(Stored data entries)
+---+
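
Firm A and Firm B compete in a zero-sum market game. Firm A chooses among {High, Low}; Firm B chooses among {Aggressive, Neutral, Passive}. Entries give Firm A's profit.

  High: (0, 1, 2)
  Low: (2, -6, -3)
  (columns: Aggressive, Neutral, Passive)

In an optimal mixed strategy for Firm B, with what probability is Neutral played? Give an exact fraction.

2/9

Row minima: High → 0, Low → -6; maximin = 0.
Column maxima: Aggressive → 2, Neutral → 1, Passive → 2; minimax = 1.
0 ≠ 1, so there is no saddle point; optimal play is mixed.
Passive is strictly dominated by Neutral (it gives Firm A strictly more in every row), so Firm B never plays it.
On the remaining 2×2 (High, Low vs Aggressive, Neutral):
Let Firm A play High with probability p. Expected payoff against Aggressive: 0p + 2(1−p) = −2p + 2; against Neutral: 1p + (-6)(1−p) = 7p − 6.
Setting these equal: −2p + 2 = 7p − 6 ⇒ −9p = -8 ⇒ p = 8/9, and the value is (-2)·(8/9) + 2 = 2/9.
For Firm B: with q = P(Aggressive), equating High's and Low's payoffs gives −q + 1 = 8q − 6 ⇒ q = 7/9.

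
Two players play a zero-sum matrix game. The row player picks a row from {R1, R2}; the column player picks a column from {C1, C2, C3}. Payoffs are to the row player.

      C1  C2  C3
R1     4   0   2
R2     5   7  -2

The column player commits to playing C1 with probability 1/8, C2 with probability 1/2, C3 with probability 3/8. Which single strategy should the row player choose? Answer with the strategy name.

Expected payoff of R1: (1/8)·4 + (1/2)·0 + (3/8)·2 = 5/4.
Expected payoff of R2: (1/8)·5 + (1/2)·7 + (3/8)·(-2) = 27/8.
The largest is 27/8, so the row player's best response is R2.

R2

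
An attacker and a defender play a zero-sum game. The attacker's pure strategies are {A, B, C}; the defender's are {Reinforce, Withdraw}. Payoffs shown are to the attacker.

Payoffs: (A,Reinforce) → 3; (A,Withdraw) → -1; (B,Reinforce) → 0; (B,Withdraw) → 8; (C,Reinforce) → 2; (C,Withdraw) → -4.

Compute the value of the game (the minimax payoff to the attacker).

Row minima: A → -1, B → 0, C → -4; maximin = 0.
Column maxima: Reinforce → 3, Withdraw → 8; minimax = 3.
0 ≠ 3, so there is no saddle point; optimal play is mixed.
C is strictly dominated by A, so the attacker never plays it.
On the remaining 2×2 (A, B vs Reinforce, Withdraw):
Let the attacker play A with probability p. Expected payoff against Reinforce: 3p + 0(1−p) = 3p; against Withdraw: (-1)p + 8(1−p) = −9p + 8.
Setting these equal: 3p = −9p + 8 ⇒ 12p = 8 ⇒ p = 2/3, and the value is (3)·(2/3) = 2.
For the defender: with q = P(Reinforce), equating A's and B's payoffs gives 4q − 1 = −8q + 8 ⇒ q = 3/4.

2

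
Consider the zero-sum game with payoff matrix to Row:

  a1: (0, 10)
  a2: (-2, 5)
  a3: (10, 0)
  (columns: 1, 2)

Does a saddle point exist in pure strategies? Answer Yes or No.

Row minima: a1 → 0, a2 → -2, a3 → 0; maximin = 0.
Column maxima: 1 → 10, 2 → 10; minimax = 10.
0 ≠ 10, so no pure-strategy equilibrium exists.

No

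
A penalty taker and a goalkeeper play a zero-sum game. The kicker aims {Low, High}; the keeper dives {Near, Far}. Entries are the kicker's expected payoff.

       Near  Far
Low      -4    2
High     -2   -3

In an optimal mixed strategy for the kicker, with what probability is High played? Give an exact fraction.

6/7

Row minima: Low → -4, High → -3; maximin = -3.
Column maxima: Near → -2, Far → 2; minimax = -2.
-3 ≠ -2, so there is no saddle point; optimal play is mixed.
Let the kicker play Low with probability p. Expected payoff against Near: (-4)p + (-2)(1−p) = −2p − 2; against Far: 2p + (-3)(1−p) = 5p − 3.
Setting these equal: −2p − 2 = 5p − 3 ⇒ −7p = -1 ⇒ p = 1/7, and the value is (-2)·(1/7) − 2 = -16/7.
For the keeper: with q = P(Near), equating Low's and High's payoffs gives −6q + 2 = q − 3 ⇒ q = 5/7.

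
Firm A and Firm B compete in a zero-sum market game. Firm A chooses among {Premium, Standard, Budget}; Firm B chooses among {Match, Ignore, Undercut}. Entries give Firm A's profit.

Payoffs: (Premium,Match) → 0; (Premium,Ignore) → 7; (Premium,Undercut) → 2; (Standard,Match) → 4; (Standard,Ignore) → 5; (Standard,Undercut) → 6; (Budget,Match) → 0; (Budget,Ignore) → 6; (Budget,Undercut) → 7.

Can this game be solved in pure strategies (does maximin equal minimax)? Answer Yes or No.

Yes

Row minima: Premium → 0, Standard → 4, Budget → 0; maximin = 4.
Column maxima: Match → 4, Ignore → 7, Undercut → 7; minimax = 4.
maximin = minimax = 4, so a saddle point exists.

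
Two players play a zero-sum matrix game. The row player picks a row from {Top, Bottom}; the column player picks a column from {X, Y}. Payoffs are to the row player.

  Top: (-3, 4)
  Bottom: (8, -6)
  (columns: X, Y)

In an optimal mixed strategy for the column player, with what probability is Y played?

Row minima: Top → -3, Bottom → -6; maximin = -3.
Column maxima: X → 8, Y → 4; minimax = 4.
-3 ≠ 4, so there is no saddle point; optimal play is mixed.
Let the row player play Top with probability p. Expected payoff against X: (-3)p + 8(1−p) = −11p + 8; against Y: 4p + (-6)(1−p) = 10p − 6.
Setting these equal: −11p + 8 = 10p − 6 ⇒ −21p = -14 ⇒ p = 2/3, and the value is (-11)·(2/3) + 8 = 2/3.
For the column player: with q = P(X), equating Top's and Bottom's payoffs gives −7q + 4 = 14q − 6 ⇒ q = 10/21.

11/21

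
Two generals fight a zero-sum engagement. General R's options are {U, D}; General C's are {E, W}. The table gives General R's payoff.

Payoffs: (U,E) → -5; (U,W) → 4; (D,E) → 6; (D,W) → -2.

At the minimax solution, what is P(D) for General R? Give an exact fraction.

9/17

Row minima: U → -5, D → -2; maximin = -2.
Column maxima: E → 6, W → 4; minimax = 4.
-2 ≠ 4, so there is no saddle point; optimal play is mixed.
Let General R play U with probability p. Expected payoff against E: (-5)p + 6(1−p) = −11p + 6; against W: 4p + (-2)(1−p) = 6p − 2.
Setting these equal: −11p + 6 = 6p − 2 ⇒ −17p = -8 ⇒ p = 8/17, and the value is (-11)·(8/17) + 6 = 14/17.
For General C: with q = P(E), equating U's and D's payoffs gives −9q + 4 = 8q − 2 ⇒ q = 6/17.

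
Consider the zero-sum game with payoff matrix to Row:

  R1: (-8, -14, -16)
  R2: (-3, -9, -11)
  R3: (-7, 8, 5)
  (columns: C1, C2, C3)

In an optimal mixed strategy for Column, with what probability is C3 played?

Row minima: R1 → -16, R2 → -11, R3 → -7; maximin = -7.
Column maxima: C1 → -3, C2 → 8, C3 → 5; minimax = -3.
-7 ≠ -3, so there is no saddle point; optimal play is mixed.
R1 is strictly dominated by R2, so Row never plays it.
C2 is strictly dominated by C3 (it gives Row strictly more in every row), so Column never plays it.
On the remaining 2×2 (R2, R3 vs C1, C3):
Let Row play R2 with probability p. Expected payoff against C1: (-3)p + (-7)(1−p) = 4p − 7; against C3: (-11)p + 5(1−p) = −16p + 5.
Setting these equal: 4p − 7 = −16p + 5 ⇒ 20p = 12 ⇒ p = 3/5, and the value is (4)·(3/5) − 7 = -23/5.
For Column: with q = P(C1), equating R2's and R3's payoffs gives 8q − 11 = −12q + 5 ⇒ q = 4/5.

1/5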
+---+
Activity: Ascertain the number of lines in the entries that include the word "from", and report only that number.

Response area: 2